■ What the task asks: Nothing in the entries may be dropped: restate them word for word.

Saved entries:
========

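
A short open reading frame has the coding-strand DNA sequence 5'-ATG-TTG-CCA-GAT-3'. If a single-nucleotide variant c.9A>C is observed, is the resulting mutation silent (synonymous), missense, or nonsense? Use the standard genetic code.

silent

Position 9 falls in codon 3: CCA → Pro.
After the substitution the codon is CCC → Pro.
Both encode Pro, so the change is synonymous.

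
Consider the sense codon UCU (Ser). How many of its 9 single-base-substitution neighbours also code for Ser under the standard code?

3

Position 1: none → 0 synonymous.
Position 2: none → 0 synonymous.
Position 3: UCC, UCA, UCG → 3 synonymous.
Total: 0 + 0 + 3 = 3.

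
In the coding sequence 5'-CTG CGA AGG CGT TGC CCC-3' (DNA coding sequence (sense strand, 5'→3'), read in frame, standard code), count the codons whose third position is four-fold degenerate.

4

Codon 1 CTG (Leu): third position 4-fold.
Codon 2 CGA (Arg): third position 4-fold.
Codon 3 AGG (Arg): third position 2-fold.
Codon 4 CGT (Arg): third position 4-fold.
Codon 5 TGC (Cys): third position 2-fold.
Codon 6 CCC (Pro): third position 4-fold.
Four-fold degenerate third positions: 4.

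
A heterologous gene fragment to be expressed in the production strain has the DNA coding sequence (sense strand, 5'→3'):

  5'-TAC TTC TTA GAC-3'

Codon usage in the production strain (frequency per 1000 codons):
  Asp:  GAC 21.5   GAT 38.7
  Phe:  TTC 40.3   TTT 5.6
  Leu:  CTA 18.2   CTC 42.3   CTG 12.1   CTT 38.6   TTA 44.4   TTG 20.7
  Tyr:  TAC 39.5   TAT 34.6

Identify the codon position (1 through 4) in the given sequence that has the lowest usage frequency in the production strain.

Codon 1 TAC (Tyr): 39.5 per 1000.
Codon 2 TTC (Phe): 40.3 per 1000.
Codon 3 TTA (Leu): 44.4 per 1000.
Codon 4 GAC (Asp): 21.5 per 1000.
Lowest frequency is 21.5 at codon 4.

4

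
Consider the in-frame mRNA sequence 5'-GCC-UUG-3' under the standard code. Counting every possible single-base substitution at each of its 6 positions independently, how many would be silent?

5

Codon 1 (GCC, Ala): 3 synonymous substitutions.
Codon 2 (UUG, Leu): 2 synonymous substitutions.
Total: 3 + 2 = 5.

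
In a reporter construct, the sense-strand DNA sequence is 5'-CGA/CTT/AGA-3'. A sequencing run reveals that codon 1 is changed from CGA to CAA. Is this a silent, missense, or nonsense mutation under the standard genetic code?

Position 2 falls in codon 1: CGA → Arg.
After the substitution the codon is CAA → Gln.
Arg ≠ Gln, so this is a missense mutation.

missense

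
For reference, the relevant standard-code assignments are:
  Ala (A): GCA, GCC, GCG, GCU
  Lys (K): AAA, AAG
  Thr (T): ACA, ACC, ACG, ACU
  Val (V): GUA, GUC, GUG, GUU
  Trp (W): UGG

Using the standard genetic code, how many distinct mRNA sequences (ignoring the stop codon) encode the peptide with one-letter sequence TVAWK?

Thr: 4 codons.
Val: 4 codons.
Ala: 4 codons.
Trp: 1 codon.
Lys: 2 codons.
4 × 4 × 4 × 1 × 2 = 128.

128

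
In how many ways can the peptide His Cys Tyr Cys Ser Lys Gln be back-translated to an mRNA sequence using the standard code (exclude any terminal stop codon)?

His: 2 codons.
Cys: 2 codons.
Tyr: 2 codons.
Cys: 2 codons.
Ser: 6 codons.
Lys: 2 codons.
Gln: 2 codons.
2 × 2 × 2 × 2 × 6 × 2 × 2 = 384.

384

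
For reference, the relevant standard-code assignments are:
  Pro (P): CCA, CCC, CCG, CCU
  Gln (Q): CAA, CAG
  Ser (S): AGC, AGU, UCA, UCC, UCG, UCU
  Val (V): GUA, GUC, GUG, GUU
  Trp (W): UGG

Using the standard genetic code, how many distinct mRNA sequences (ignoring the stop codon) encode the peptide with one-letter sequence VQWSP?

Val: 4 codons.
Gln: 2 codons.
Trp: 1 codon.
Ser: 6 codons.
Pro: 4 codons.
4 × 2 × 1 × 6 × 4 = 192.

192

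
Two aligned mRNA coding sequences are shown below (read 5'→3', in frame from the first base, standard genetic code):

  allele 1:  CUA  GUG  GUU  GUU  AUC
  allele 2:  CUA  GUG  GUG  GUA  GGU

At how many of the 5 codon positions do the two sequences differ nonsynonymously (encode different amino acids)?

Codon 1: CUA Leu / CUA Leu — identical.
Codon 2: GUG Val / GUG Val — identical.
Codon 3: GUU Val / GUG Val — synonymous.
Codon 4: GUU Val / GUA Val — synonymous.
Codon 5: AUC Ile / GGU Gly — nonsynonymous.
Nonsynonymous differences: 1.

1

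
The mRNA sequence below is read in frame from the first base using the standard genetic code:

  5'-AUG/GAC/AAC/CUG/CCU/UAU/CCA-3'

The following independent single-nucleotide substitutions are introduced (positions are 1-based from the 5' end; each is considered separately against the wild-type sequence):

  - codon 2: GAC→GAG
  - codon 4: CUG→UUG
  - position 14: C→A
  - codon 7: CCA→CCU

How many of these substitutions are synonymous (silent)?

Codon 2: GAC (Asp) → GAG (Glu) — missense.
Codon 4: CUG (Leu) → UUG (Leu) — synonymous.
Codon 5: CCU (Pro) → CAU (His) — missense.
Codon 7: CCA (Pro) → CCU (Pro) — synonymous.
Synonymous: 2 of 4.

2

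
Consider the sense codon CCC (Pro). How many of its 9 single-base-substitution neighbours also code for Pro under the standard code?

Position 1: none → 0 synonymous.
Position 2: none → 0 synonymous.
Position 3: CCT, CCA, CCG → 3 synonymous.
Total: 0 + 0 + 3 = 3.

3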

========

■ The completed task:
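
A short open reading frame has the coding-strand DNA sequence 5'-ATG-TTG-CCA-GAT-3'. If a single-nucleotide variant c.9A>C is observed, is the resulting mutation silent (synonymous), missense, or nonsense? Use the standard genetic code.

silent

Position 9 falls in codon 3: CCA → Pro.
After the substitution the codon is CCC → Pro.
Both encode Pro, so the change is synonymous.

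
Consider the sense codon UCU (Ser). How many of its 9 single-base-substitution neighbours also code for Ser under the standard code?

3

Position 1: none → 0 synonymous.
Position 2: none → 0 synonymous.
Position 3: UCC, UCA, UCG → 3 synonymous.
Total: 0 + 0 + 3 = 3.

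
In the coding sequence 5'-CTG CGA AGG CGT TGC CCC-3' (DNA coding sequence (sense strand, 5'→3'), read in frame, standard code), count the codons whose third position is four-fold degenerate.

4

Codon 1 CTG (Leu): third position 4-fold.
Codon 2 CGA (Arg): third position 4-fold.
Codon 3 AGG (Arg): third position 2-fold.
Codon 4 CGT (Arg): third position 4-fold.
Codon 5 TGC (Cys): third position 2-fold.
Codon 6 CCC (Pro): third position 4-fold.
Four-fold degenerate third positions: 4.

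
A heterologous gene fragment to be expressed in the production strain has the DNA coding sequence (sense strand, 5'→3'):

  5'-TAC TTC TTA GAC-3'

Codon usage in the production strain (frequency per 1000 codons):
  Asp:  GAC 21.5   GAT 38.7
  Phe:  TTC 40.3   TTT 5.6
  Leu:  CTA 18.2   CTC 42.3   CTG 12.1   CTT 38.6   TTA 44.4   TTG 20.7
  Tyr:  TAC 39.5   TAT 34.6

Identify the codon position (1 through 4) in the given sequence that has the lowest usage frequency in the production strain.

Codon 1 TAC (Tyr): 39.5 per 1000.
Codon 2 TTC (Phe): 40.3 per 1000.
Codon 3 TTA (Leu): 44.4 per 1000.
Codon 4 GAC (Asp): 21.5 per 1000.
Lowest frequency is 21.5 at codon 4.

4

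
Consider the in-frame mRNA sequence 5'-GCC-UUG-3' under the standard code. Counting every possible single-base substitution at each of its 6 positions independently, how many would be silent?

5

Codon 1 (GCC, Ala): 3 synonymous substitutions.
Codon 2 (UUG, Leu): 2 synonymous substitutions.
Total: 3 + 2 = 5.

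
In a reporter construct, the sense-strand DNA sequence is 5'-CGA/CTT/AGA-3'. A sequencing run reveals that codon 1 is changed from CGA to CAA. Is this a silent, missense, or nonsense mutation under the standard genetic code?

Position 2 falls in codon 1: CGA → Arg.
After the substitution the codon is CAA → Gln.
Arg ≠ Gln, so this is a missense mutation.

missense

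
For reference, the relevant standard-code assignments are:
  Ala (A): GCA, GCC, GCG, GCU
  Lys (K): AAA, AAG
  Thr (T): ACA, ACC, ACG, ACU
  Val (V): GUA, GUC, GUG, GUU
  Trp (W): UGG

Using the standard genetic code, how many distinct mRNA sequences (ignoring the stop codon) encode the peptide with one-letter sequence TVAWK?

Thr: 4 codons.
Val: 4 codons.
Ala: 4 codons.
Trp: 1 codon.
Lys: 2 codons.
4 × 4 × 4 × 1 × 2 = 128.

128

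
In how many ways can the peptide His Cys Tyr Cys Ser Lys Gln be back-translated to an mRNA sequence using the standard code (exclude any terminal stop codon)?

His: 2 codons.
Cys: 2 codons.
Tyr: 2 codons.
Cys: 2 codons.
Ser: 6 codons.
Lys: 2 codons.
Gln: 2 codons.
2 × 2 × 2 × 2 × 6 × 2 × 2 = 384.

384

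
For reference, the relevant standard-code assignments are:
  Pro (P): CCA, CCC, CCG, CCU
  Gln (Q): CAA, CAG
  Ser (S): AGC, AGU, UCA, UCC, UCG, UCU
  Val (V): GUA, GUC, GUG, GUU
  Trp (W): UGG

Using the standard genetic code, how many distinct mRNA sequences (ignoring the stop codon) encode the peptide with one-letter sequence VQWSP?

Val: 4 codons.
Gln: 2 codons.
Trp: 1 codon.
Ser: 6 codons.
Pro: 4 codons.
4 × 2 × 1 × 6 × 4 = 192.

192

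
Two aligned mRNA coding sequences are shown below (read 5'→3', in frame from the first base, standard genetic code):

  allele 1:  CUA  GUG  GUU  GUU  AUC
  allele 2:  CUA  GUG  GUG  GUA  GGU

At how many of the 5 codon positions do the two sequences differ nonsynonymously (encode different amino acids)?

Codon 1: CUA Leu / CUA Leu — identical.
Codon 2: GUG Val / GUG Val — identical.
Codon 3: GUU Val / GUG Val — synonymous.
Codon 4: GUU Val / GUA Val — synonymous.
Codon 5: AUC Ile / GGU Gly — nonsynonymous.
Nonsynonymous differences: 1.

1

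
The mRNA sequence below is read in frame from the first base using the standard genetic code:

  5'-AUG/GAC/AAC/CUG/CCU/UAU/CCA-3'

The following independent single-nucleotide substitutions are introduced (positions are 1-based from the 5' end; each is considered separately against the wild-type sequence):

  - codon 2: GAC→GAG
  - codon 4: CUG→UUG
  - position 14: C→A
  - codon 7: CCA→CCU

How many of these substitutions are synonymous (silent)?

Codon 2: GAC (Asp) → GAG (Glu) — missense.
Codon 4: CUG (Leu) → UUG (Leu) — synonymous.
Codon 5: CCU (Pro) → CAU (His) — missense.
Codon 7: CCA (Pro) → CCU (Pro) — synonymous.
Synonymous: 2 of 4.

2

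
Consider the sense codon CCC (Pro). How many of its 9 single-base-substitution neighbours also code for Pro under the standard code?

Position 1: none → 0 synonymous.
Position 2: none → 0 synonymous.
Position 3: CCT, CCA, CCG → 3 synonymous.
Total: 0 + 0 + 3 = 3.

3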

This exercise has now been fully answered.